# INFORMATION PROVIDED:
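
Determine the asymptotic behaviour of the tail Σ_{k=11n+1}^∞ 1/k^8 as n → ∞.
Σ_{k>11n} 1/k^8 ~ 1/(7 · (11n)^7)

Compare to the integral: ∫_{11n}^∞ x^(−8) dx = [−x^(−7)/7]_{11n}^∞ = 1/((8−1)·(11n)^7). Euler-Maclaurin then gives
  Σ_{k>11n} 1/k^8 = ∫_{11n}^∞ dx/x^8 − 1/(2·(11n)^8) + O(1/(11n)^9).
(Equivalently this is ζ(8) − Σ_{k≤11n} 1/k^8.)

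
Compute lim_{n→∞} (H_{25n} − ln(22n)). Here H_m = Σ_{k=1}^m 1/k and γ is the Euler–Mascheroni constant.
lim = ln(25/22) + γ

By Euler-Maclaurin, H_m = ln m + γ + O(1/m). So
  H_{25n} − ln(22n) = ln(25n) + γ − ln(22n) + O(1/n)
                       = ln(25/22) + γ + O(1/n).
Hence the limit is ln(25/22) + γ.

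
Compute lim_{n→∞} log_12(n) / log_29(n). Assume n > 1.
lim = ln(29) / ln(12) = log_12(29)

Change of base: log_12(n) = ln n / ln 12 and log_29(n) = ln n / ln 29. The ratio is (ln n / ln 12) · (ln 29 / ln n) = ln 29 / ln 12, a constant independent of n. So the limit is ln 29 / ln 12 = log_12(29).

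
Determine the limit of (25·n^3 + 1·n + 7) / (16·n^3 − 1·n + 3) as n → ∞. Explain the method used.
lim = 25/16

For large n the leading n^3 terms dominate both numerator and denominator. Dividing top and bottom by n^3, every other term tends to 0, leaving 25/16.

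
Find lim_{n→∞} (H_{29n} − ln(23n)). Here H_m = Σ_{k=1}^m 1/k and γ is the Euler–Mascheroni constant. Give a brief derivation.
lim = ln(29/23) + γ

By Euler-Maclaurin, H_m = ln m + γ + O(1/m). So
  H_{29n} − ln(23n) = ln(29n) + γ − ln(23n) + O(1/n)
                       = ln(29/23) + γ + O(1/n).
Hence the limit is ln(29/23) + γ.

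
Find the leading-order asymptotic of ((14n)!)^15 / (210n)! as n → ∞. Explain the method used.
((14n)!)^15/(210n)! ~ ((2π·14n)^(14/2) / sqrt(15)) · 15^(−15·14n)  →  0

Write N = 14n. Stirling: N! ~ sqrt(2π N)(N/e)^N and (15N)! ~ sqrt(2π·15N)·(15N/e)^(15N).
  (N!)^15/(15N)! ~ (2π N)^(15/2) (N/e)^(15N) / [sqrt(2π·15N) (15N/e)^(15N)]
     = (2π N)^(15/2) / sqrt(2π·15N) · (N/(15N))^(15N)
     = (2π N)^((15−1)/2) / sqrt(15) · 15^(−15N).
Since 15^15 > 1, the factor 15^(−15N) decays exponentially, so the ratio → 0. Substituting N = 14n gives the stated form.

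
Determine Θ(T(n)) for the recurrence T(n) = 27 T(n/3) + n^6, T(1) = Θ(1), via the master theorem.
T(n) = Θ(n^6)

log_3 27 ≈ 3.000. f(n) = n^6 dominates n^(log_3 27) since 6 > 3.000, and the regularity condition a·f(n/b) = 27·(n/3)^6 = (27/729)·n^6 ≤ c·f(n) holds with c = 27/729 ≈ 0.037 < 1. So this is Case 3: T(n) = Θ(f(n)) = Θ(n^6).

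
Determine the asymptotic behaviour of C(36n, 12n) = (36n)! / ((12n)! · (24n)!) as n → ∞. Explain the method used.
C(36n, 12n) ~ (27/4)^(12n) · sqrt(3/(4π·12n))

Write N = 12n. Apply Stirling to each factorial:
  (3N)! ~ sqrt(2π·3N) · (3N/e)^(3N),
  N! ~ sqrt(2π N) · (N/e)^N,
  (2N)! ~ sqrt(2π·2N) · (2N/e)^(2N).
The exponential factors combine to (3N)^(3N) / (N^N · (2N)^(2N)) = 3^(3N)/2^(2N) = (3^3/2^2)^N = (27/4)^N.
The square-root prefactors combine to sqrt(2π·3N) / (sqrt(2π N)·sqrt(2π·2N)) = sqrt(3 / (2π·2·N)) = sqrt(3/(4π·12n)).
Substituting N = 12n: C(36n, 12n) ~ (27/4)^(12n) · sqrt(3/(4π·12n)).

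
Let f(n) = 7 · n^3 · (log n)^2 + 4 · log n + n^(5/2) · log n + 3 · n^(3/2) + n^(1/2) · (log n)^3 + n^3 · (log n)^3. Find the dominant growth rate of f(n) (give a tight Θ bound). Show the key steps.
f(n) ∈ Θ(n^3 · (log n)^3)

Compare the terms by growth order. For large n, n^a · (log n)^b dominates n^a' · (log n)^b' iff a > a', or (a = a' and b > b'). Ranking the 6 terms shows the dominant one is n^3 · (log n)^3. Hence f(n) ∈ Θ(n^3 · (log n)^3).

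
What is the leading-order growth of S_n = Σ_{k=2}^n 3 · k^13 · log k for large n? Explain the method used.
S_n ~ 3 · n^14 log n / 14 − 3 · n^14 / 196

By integral comparison, S_n = ∫_1^n 3 · x^13 · log x dx + O(n^13 · log n). For the integral, ∫ x^13 log x dx = n^14 log n / 14 − n^14/196 (integration by parts). Hence S_n ~ 3 · n^14 log n / 14 − 3 · n^14 / 196.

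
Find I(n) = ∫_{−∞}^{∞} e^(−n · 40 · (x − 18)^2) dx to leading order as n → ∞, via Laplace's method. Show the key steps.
I(n) = sqrt(π/(40n))

Here φ(x) = 40 · (x − 18)^2 has its unique minimum at x* = 18 with φ(x*) = 0 and φ''(x*) = 80. Laplace's method gives
  I(n) ~ e^(−n φ(x*)) · sqrt(2π / (n · φ''(x*))) = sqrt(2π / (80n)) = sqrt(π/(40n)).
This is exact: substituting u = (x − 18)·sqrt(40n) gives I(n) = (1/sqrt(40n)) ∫_{−∞}^{∞} e^(−u^2) du = sqrt(π/(40n)).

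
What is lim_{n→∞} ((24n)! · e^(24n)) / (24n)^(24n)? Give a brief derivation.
lim = ∞

Stirling: (24n)! ~ sqrt(2π·24n) · (24n/e)^(24n). Hence
  (24n)! · e^(24n) / (24n)^(24n) ~ sqrt(2π·24n) = sqrt(2π·24) · sqrt(n) → ∞.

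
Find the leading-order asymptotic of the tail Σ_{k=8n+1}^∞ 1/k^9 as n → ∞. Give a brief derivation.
Σ_{k>8n} 1/k^9 ~ 1/(8 · (8n)^8)

Compare to the integral: ∫_{8n}^∞ x^(−9) dx = [−x^(−8)/8]_{8n}^∞ = 1/((9−1)·(8n)^8). Euler-Maclaurin then gives
  Σ_{k>8n} 1/k^9 = ∫_{8n}^∞ dx/x^9 − 1/(2·(8n)^9) + O(1/(8n)^10).
(Equivalently this is ζ(9) − Σ_{k≤8n} 1/k^9.)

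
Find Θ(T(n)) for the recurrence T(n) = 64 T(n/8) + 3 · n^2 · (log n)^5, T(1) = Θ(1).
T(n) = Θ(n^2 · (log n)^6)

Here log_8 64 = 2 and f(n) = 3 · n^2 · (log n)^5 = Θ(n^(log_8 64) · (log n)^5). This is the extended Case 2 of the master theorem (f matches the critical exponent up to log factors), giving T(n) = Θ(n^(log_8 64) · (log n)^(5+1)) = Θ(n^2 · (log n)^6).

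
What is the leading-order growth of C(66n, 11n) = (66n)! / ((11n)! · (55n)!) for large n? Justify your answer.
C(66n, 11n) ~ (46656/3125)^(11n) · sqrt(3/(5π·11n))

Write N = 11n. Apply Stirling to each factorial:
  (6N)! ~ sqrt(2π·6N) · (6N/e)^(6N),
  N! ~ sqrt(2π N) · (N/e)^N,
  (5N)! ~ sqrt(2π·5N) · (5N/e)^(5N).
The exponential factors combine to (6N)^(6N) / (N^N · (5N)^(5N)) = 6^(6N)/5^(5N) = (6^6/5^5)^N = (46656/3125)^N.
The square-root prefactors combine to sqrt(2π·6N) / (sqrt(2π N)·sqrt(2π·5N)) = sqrt(6 / (2π·5·N)) = sqrt(3/(5π·11n)).
Substituting N = 11n: C(66n, 11n) ~ (46656/3125)^(11n) · sqrt(3/(5π·11n)).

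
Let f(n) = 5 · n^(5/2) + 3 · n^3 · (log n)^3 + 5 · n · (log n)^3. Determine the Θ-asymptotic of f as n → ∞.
f(n) ∈ Θ(n^3 · (log n)^3)

Compare the terms by growth order. For large n, n^a · (log n)^b dominates n^a' · (log n)^b' iff a > a', or (a = a' and b > b'). Ranking the 3 terms shows the dominant one is 3 · n^3 · (log n)^3. Hence f(n) ∈ Θ(n^3 · (log n)^3).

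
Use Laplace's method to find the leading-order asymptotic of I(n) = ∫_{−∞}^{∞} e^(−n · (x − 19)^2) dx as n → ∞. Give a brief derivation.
I(n) = sqrt(π/n)

Here φ(x) = (x − 19)^2 has its unique minimum at x* = 19 with φ(x*) = 0 and φ''(x*) = 2. Laplace's method gives
  I(n) ~ e^(−n φ(x*)) · sqrt(2π / (n · φ''(x*))) = sqrt(2π / (2n)) = sqrt(π/n).
This is exact: substituting u = (x − 19)·sqrt(n) gives I(n) = (1/sqrt(n)) ∫_{−∞}^{∞} e^(−u^2) du = sqrt(π/n).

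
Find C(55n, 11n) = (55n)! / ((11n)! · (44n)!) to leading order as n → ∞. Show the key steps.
C(55n, 11n) ~ (3125/256)^(11n) · sqrt(5/(8π·11n))

Write N = 11n. Apply Stirling to each factorial:
  (5N)! ~ sqrt(2π·5N) · (5N/e)^(5N),
  N! ~ sqrt(2π N) · (N/e)^N,
  (4N)! ~ sqrt(2π·4N) · (4N/e)^(4N).
The exponential factors combine to (5N)^(5N) / (N^N · (4N)^(4N)) = 5^(5N)/4^(4N) = (5^5/4^4)^N = (3125/256)^N.
The square-root prefactors combine to sqrt(2π·5N) / (sqrt(2π N)·sqrt(2π·4N)) = sqrt(5 / (2π·4·N)) = sqrt(5/(8π·11n)).
Substituting N = 11n: C(55n, 11n) ~ (3125/256)^(11n) · sqrt(5/(8π·11n)).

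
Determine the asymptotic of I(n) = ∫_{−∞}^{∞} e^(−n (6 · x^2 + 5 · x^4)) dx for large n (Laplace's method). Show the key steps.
I(n) ~ sqrt(π/(6n))

φ(x) = 6 · x^2 + 5 · x^4 has its unique global minimum at x* = 0 (since φ'(x) = 12x + 20x^3 = 0 only at x = 0 for real x with both coefficients positive, and φ → ∞ as |x| → ∞). At x* = 0, φ(0) = 0 and φ''(0) = 12. Laplace's method then gives
  I(n) ~ sqrt(2π / (n · φ''(0))) · e^(−n φ(0)) = sqrt(2π / (12n)) = sqrt(π/(6n)).
The 5 · x^4 term contributes only at subleading order (an O(1/n) relative correction).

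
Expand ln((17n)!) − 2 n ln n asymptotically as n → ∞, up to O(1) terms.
ln((17n)!) − 2 n ln n = 15 n ln n + 17(ln 17 − 1) n + (1/2) ln(2π·17n) + O(1/n)

Stirling: ln((17n)!) = 17n ln(17n) − 17n + (1/2) ln(2π·17n) + O(1/n).
Expand 17n ln(17n) = 17n (ln n + ln 17) = 17n ln n + 17n ln 17.
Subtract 2n ln n: leading term is (17 − 2) n ln n = 15 n ln n. The next term is 17n ln 17 − 17n = 17(ln 17 − 1) n. Then the (1/2) ln(2π·17n) correction.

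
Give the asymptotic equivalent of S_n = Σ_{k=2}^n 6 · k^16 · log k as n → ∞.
S_n ~ 6 · n^17 log n / 17 − 6 · n^17 / 289

By integral comparison, S_n = ∫_1^n 6 · x^16 · log x dx + O(n^16 · log n). For the integral, ∫ x^16 log x dx = n^17 log n / 17 − n^17/289 (integration by parts). Hence S_n ~ 6 · n^17 log n / 17 − 6 · n^17 / 289.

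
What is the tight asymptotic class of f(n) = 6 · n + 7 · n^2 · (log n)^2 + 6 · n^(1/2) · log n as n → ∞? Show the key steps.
f(n) ∈ Θ(n^2 · (log n)^2)

Compare the terms by growth order. For large n, n^a · (log n)^b dominates n^a' · (log n)^b' iff a > a', or (a = a' and b > b'). Ranking the 3 terms shows the dominant one is 7 · n^2 · (log n)^2. Hence f(n) ∈ Θ(n^2 · (log n)^2).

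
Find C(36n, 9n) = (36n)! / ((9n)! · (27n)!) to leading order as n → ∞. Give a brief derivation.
C(36n, 9n) ~ (256/27)^(9n) · sqrt(2/(3π·9n))

Write N = 9n. Apply Stirling to each factorial:
  (4N)! ~ sqrt(2π·4N) · (4N/e)^(4N),
  N! ~ sqrt(2π N) · (N/e)^N,
  (3N)! ~ sqrt(2π·3N) · (3N/e)^(3N).
The exponential factors combine to (4N)^(4N) / (N^N · (3N)^(3N)) = 4^(4N)/3^(3N) = (4^4/3^3)^N = (256/27)^N.
The square-root prefactors combine to sqrt(2π·4N) / (sqrt(2π N)·sqrt(2π·3N)) = sqrt(4 / (2π·3·N)) = sqrt(2/(3π·9n)).
Substituting N = 9n: C(36n, 9n) ~ (256/27)^(9n) · sqrt(2/(3π·9n)).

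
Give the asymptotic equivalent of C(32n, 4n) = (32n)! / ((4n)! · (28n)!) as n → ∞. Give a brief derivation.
C(32n, 4n) ~ (16777216/823543)^(4n) · sqrt(4/(7π·4n))

Write N = 4n. Apply Stirling to each factorial:
  (8N)! ~ sqrt(2π·8N) · (8N/e)^(8N),
  N! ~ sqrt(2π N) · (N/e)^N,
  (7N)! ~ sqrt(2π·7N) · (7N/e)^(7N).
The exponential factors combine to (8N)^(8N) / (N^N · (7N)^(7N)) = 8^(8N)/7^(7N) = (8^8/7^7)^N = (16777216/823543)^N.
The square-root prefactors combine to sqrt(2π·8N) / (sqrt(2π N)·sqrt(2π·7N)) = sqrt(8 / (2π·7·N)) = sqrt(4/(7π·4n)).
Substituting N = 4n: C(32n, 4n) ~ (16777216/823543)^(4n) · sqrt(4/(7π·4n)).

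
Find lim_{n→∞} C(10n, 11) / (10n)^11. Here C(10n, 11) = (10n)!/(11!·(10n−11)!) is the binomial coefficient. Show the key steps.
lim = 1/11! = 1/39916800

With N = 10n → ∞: C(N, 11) / N^11 = [N(N−1)…(N−10)] / (11! · N^11) = (1/11!) · 1 · (1 − 1/(10n)) · … · (1 − 10/(10n)). Each factor → 1 as N → ∞, so the limit is 1/11! = 1/39916800.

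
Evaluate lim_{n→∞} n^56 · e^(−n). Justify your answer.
lim = 0

Exponentials with base > 1 dominate every fixed polynomial: for any fixed c, n^c / e^n → 0 as n → ∞ (e.g. by the ratio test, or since e^n grows faster than any power of n). Hence n^56 · e^(−n) = n^56 / e^n → 0.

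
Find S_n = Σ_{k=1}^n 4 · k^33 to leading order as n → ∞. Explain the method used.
S_n ~ 2 · n^34 / 17

By integral comparison (Euler-Maclaurin), Σ_{k=1}^n 4 · k^33 = 4 · ∫_0^n x^33 dx + O(n^33) = 4 · n^34/34 = 2 · n^34 / 17 + O(n^33). (Equivalently, Faulhaber's formula gives the same leading term.)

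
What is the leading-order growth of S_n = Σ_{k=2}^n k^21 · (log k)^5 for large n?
S_n ~ n^22 · (log n)^5 / 22

By integral comparison, S_n = ∫_1^n x^21 · (log x)^5 dx + O(n^21 · (log n)^5). For the integral, the leading term of ∫_1^n x^21 (log x)^5 dx is n^22/22 · (log n)^5 (by repeated integration by parts; each step lowers the log-exponent and produces a relatively O(1/log n) correction). Hence S_n ~ n^22 · (log n)^5 / 22.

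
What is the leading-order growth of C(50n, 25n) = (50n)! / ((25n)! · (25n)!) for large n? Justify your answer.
C(50n, 25n) ~ (4)^(25n) · sqrt(1/(π·25n))

Write N = 25n. Apply Stirling to each factorial:
  (2N)! ~ sqrt(2π·2N) · (2N/e)^(2N),
  N! ~ sqrt(2π N) · (N/e)^N,
  (1N)! ~ sqrt(2π·1N) · (1N/e)^(1N).
The exponential factors combine to (2N)^(2N) / (N^N · (1N)^(1N)) = 2^(2N)/1^(1N) = (2^2/1^1)^N = (4)^N.
The square-root prefactors combine to sqrt(2π·2N) / (sqrt(2π N)·sqrt(2π·1N)) = sqrt(2 / (2π·1·N)) = sqrt(1/(π·25n)).
Substituting N = 25n: C(50n, 25n) ~ (4)^(25n) · sqrt(1/(π·25n)).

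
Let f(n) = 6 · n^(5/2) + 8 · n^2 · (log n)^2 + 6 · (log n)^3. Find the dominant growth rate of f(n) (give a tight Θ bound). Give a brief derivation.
f(n) ∈ Θ(n^(5/2))

Compare the terms by growth order. For large n, n^a · (log n)^b dominates n^a' · (log n)^b' iff a > a', or (a = a' and b > b'). Ranking the 3 terms shows the dominant one is 6 · n^(5/2). Hence f(n) ∈ Θ(n^(5/2)).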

# TASK DETAILS:
The reply must consist solely of the lines from the one containing "What is the leading-order growth of C(50n, 25n)" through the last line of the data, reproduced exactly.

# RESPONSE:
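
What is the leading-order growth of C(50n, 25n) = (50n)! / ((25n)! · (25n)!) for large n? Justify your answer.
C(50n, 25n) ~ (4)^(25n) · sqrt(1/(π·25n))

Write N = 25n. Apply Stirling to each factorial:
  (2N)! ~ sqrt(2π·2N) · (2N/e)^(2N),
  N! ~ sqrt(2π N) · (N/e)^N,
  (1N)! ~ sqrt(2π·1N) · (1N/e)^(1N).
The exponential factors combine to (2N)^(2N) / (N^N · (1N)^(1N)) = 2^(2N)/1^(1N) = (2^2/1^1)^N = (4)^N.
The square-root prefactors combine to sqrt(2π·2N) / (sqrt(2π N)·sqrt(2π·1N)) = sqrt(2 / (2π·1·N)) = sqrt(1/(π·25n)).
Substituting N = 25n: C(50n, 25n) ~ (4)^(25n) · sqrt(1/(π·25n)).

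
Let f(n) = 6 · n^(5/2) + 8 · n^2 · (log n)^2 + 6 · (log n)^3. Find the dominant growth rate of f(n) (give a tight Θ bound). Give a brief derivation.
f(n) ∈ Θ(n^(5/2))

Compare the terms by growth order. For large n, n^a · (log n)^b dominates n^a' · (log n)^b' iff a > a', or (a = a' and b > b'). Ranking the 3 terms shows the dominant one is 6 · n^(5/2). Hence f(n) ∈ Θ(n^(5/2)).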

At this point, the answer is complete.